### [EXERCISE]
Every entry needs to appear again exactly as written below.
####
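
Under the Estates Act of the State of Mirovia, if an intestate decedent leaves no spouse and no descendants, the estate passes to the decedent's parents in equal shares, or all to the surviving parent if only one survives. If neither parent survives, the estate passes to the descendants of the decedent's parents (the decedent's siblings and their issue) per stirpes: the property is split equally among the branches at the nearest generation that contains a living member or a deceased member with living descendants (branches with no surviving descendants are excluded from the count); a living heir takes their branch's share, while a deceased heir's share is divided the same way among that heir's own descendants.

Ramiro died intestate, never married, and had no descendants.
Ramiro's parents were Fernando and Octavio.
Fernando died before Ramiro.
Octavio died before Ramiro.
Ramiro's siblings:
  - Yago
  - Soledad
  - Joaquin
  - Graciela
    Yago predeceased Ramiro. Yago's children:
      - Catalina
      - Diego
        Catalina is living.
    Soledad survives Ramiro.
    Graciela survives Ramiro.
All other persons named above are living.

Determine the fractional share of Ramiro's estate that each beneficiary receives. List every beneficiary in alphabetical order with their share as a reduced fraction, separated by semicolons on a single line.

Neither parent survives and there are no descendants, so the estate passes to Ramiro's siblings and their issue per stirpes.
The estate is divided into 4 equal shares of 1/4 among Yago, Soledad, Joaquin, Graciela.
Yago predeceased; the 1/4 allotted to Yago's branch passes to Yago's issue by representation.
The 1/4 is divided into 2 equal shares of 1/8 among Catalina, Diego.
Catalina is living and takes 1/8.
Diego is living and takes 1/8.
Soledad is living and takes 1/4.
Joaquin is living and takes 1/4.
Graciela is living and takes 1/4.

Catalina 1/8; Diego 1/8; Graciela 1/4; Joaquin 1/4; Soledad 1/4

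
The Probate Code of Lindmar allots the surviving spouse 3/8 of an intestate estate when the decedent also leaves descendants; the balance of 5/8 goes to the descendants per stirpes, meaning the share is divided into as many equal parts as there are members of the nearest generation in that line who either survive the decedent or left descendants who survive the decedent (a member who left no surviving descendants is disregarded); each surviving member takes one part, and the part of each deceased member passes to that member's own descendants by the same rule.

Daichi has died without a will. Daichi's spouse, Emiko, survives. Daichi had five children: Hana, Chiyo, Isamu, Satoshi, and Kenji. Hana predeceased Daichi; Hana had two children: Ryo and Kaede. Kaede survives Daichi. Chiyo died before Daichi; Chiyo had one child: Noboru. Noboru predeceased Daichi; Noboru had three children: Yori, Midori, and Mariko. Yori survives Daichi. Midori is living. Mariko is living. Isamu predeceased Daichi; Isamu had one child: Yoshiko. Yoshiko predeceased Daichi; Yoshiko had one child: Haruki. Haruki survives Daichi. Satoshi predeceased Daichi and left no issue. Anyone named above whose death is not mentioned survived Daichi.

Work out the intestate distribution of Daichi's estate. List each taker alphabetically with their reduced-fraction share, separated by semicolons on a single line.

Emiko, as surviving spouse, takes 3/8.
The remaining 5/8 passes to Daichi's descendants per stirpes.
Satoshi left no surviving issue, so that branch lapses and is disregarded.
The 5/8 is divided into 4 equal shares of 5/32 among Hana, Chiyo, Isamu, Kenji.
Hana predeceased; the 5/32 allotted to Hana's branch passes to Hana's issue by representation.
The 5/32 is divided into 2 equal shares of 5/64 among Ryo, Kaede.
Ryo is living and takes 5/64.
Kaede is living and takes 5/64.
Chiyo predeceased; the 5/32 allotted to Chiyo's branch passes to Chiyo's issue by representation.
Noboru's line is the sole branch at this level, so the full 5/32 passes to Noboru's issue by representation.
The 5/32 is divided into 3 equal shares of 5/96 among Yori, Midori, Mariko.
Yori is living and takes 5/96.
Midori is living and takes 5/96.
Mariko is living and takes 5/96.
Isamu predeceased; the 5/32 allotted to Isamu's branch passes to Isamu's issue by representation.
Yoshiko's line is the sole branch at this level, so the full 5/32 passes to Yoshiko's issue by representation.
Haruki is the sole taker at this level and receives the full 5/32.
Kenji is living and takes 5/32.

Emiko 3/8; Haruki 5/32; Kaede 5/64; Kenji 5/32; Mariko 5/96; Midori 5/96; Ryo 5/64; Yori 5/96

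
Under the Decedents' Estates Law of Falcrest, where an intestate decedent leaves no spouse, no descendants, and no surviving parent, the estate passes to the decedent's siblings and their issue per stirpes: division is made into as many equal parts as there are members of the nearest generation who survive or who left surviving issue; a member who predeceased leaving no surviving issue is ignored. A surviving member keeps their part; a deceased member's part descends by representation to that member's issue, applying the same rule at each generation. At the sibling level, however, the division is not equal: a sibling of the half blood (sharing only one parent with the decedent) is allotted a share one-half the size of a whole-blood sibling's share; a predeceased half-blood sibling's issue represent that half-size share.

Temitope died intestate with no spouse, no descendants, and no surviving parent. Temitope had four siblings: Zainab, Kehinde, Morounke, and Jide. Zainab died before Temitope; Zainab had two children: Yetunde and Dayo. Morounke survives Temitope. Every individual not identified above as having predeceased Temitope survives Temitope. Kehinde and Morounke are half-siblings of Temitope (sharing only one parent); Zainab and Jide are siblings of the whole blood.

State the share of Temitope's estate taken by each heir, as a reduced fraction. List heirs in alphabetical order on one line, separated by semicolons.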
####
### [YOUR RESPONSE]
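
Under the Estates Act of the State of Mirovia, if an intestate decedent leaves no spouse and no descendants, the estate passes to the decedent's parents in equal shares, or all to the surviving parent if only one survives. If neither parent survives, the estate passes to the descendants of the decedent's parents (the decedent's siblings and their issue) per stirpes: the property is split equally among the branches at the nearest generation that contains a living member or a deceased member with living descendants (branches with no surviving descendants are excluded from the count); a living heir takes their branch's share, while a deceased heir's share is divided the same way among that heir's own descendants.

Ramiro died intestate, never married, and had no descendants.
Ramiro's parents were Fernando and Octavio.
Fernando died before Ramiro.
Octavio died before Ramiro.
Ramiro's siblings:
  - Yago
  - Soledad
  - Joaquin
  - Graciela
    Yago predeceased Ramiro. Yago's children:
      - Catalina
      - Diego
        Catalina is living.
    Soledad survives Ramiro.
    Graciela survives Ramiro.
All other persons named above are living.

Determine the fractional share of Ramiro's estate that each beneficiary receives. List every beneficiary in alphabetical order with their share as a reduced fraction, separated by semicolons on a single line.

Neither parent survives and there are no descendants, so the estate passes to Ramiro's siblings and their issue per stirpes.
The estate is divided into 4 equal shares of 1/4 among Yago, Soledad, Joaquin, Graciela.
Yago predeceased; the 1/4 allotted to Yago's branch passes to Yago's issue by representation.
The 1/4 is divided into 2 equal shares of 1/8 among Catalina, Diego.
Catalina is living and takes 1/8.
Diego is living and takes 1/8.
Soledad is living and takes 1/4.
Joaquin is living and takes 1/4.
Graciela is living and takes 1/4.

Catalina 1/8; Diego 1/8; Graciela 1/4; Joaquin 1/4; Soledad 1/4

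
The Probate Code of Lindmar allots the surviving spouse 3/8 of an intestate estate when the decedent also leaves descendants; the balance of 5/8 goes to the descendants per stirpes, meaning the share is divided into as many equal parts as there are members of the nearest generation in that line who either survive the decedent or left descendants who survive the decedent (a member who left no surviving descendants is disregarded); each surviving member takes one part, and the part of each deceased member passes to that member's own descendants by the same rule.

Daichi has died without a will. Daichi's spouse, Emiko, survives. Daichi had five children: Hana, Chiyo, Isamu, Satoshi, and Kenji. Hana predeceased Daichi; Hana had two children: Ryo and Kaede. Kaede survives Daichi. Chiyo died before Daichi; Chiyo had one child: Noboru. Noboru predeceased Daichi; Noboru had three children: Yori, Midori, and Mariko. Yori survives Daichi. Midori is living. Mariko is living. Isamu predeceased Daichi; Isamu had one child: Yoshiko. Yoshiko predeceased Daichi; Yoshiko had one child: Haruki. Haruki survives Daichi. Satoshi predeceased Daichi and left no issue. Anyone named above whose death is not mentioned survived Daichi.

Work out the intestate distribution of Daichi's estate. List each taker alphabetically with their reduced-fraction share, separated by semicolons on a single line.

Emiko, as surviving spouse, takes 3/8.
The remaining 5/8 passes to Daichi's descendants per stirpes.
Satoshi left no surviving issue, so that branch lapses and is disregarded.
The 5/8 is divided into 4 equal shares of 5/32 among Hana, Chiyo, Isamu, Kenji.
Hana predeceased; the 5/32 allotted to Hana's branch passes to Hana's issue by representation.
The 5/32 is divided into 2 equal shares of 5/64 among Ryo, Kaede.
Ryo is living and takes 5/64.
Kaede is living and takes 5/64.
Chiyo predeceased; the 5/32 allotted to Chiyo's branch passes to Chiyo's issue by representation.
Noboru's line is the sole branch at this level, so the full 5/32 passes to Noboru's issue by representation.
The 5/32 is divided into 3 equal shares of 5/96 among Yori, Midori, Mariko.
Yori is living and takes 5/96.
Midori is living and takes 5/96.
Mariko is living and takes 5/96.
Isamu predeceased; the 5/32 allotted to Isamu's branch passes to Isamu's issue by representation.
Yoshiko's line is the sole branch at this level, so the full 5/32 passes to Yoshiko's issue by representation.
Haruki is the sole taker at this level and receives the full 5/32.
Kenji is living and takes 5/32.

Emiko 3/8; Haruki 5/32; Kaede 5/64; Kenji 5/32; Mariko 5/96; Midori 5/96; Ryo 5/64; Yori 5/96

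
Under the Decedents' Estates Law of Falcrest, where an intestate decedent leaves no spouse, no descendants, and no surviving parent, the estate passes to the decedent's siblings and their issue per stirpes: division is made into as many equal parts as there are members of the nearest generation who survive or who left surviving issue; a member who predeceased leaving no surviving issue is ignored. A surviving member keeps their part; a deceased member's part descends by representation to that member's issue, applying the same rule at each generation. At the sibling level, however, the division is not equal: a sibling of the half blood (sharing only one parent with the decedent) is allotted a share one-half the size of a whole-blood sibling's share; a predeceased half-blood sibling's issue represent that half-size share.

Temitope died intestate with no spouse, no descendants, and no surviving parent. Temitope had four siblings: Zainab, Kehinde, Morounke, and Jide. Zainab died before Temitope; Zainab had two children: Yetunde and Dayo. Morounke survives Temitope. Every individual not identified above as having predeceased Temitope survives Temitope. Kehinde and Morounke are half-siblings of Temitope (sharing only one parent); Zainab and Jide are siblings of the whole blood.

State the share of Temitope's estate taken by each heir, as a reduced fraction. List heirs in alphabetical order on one line, separated by semicolons.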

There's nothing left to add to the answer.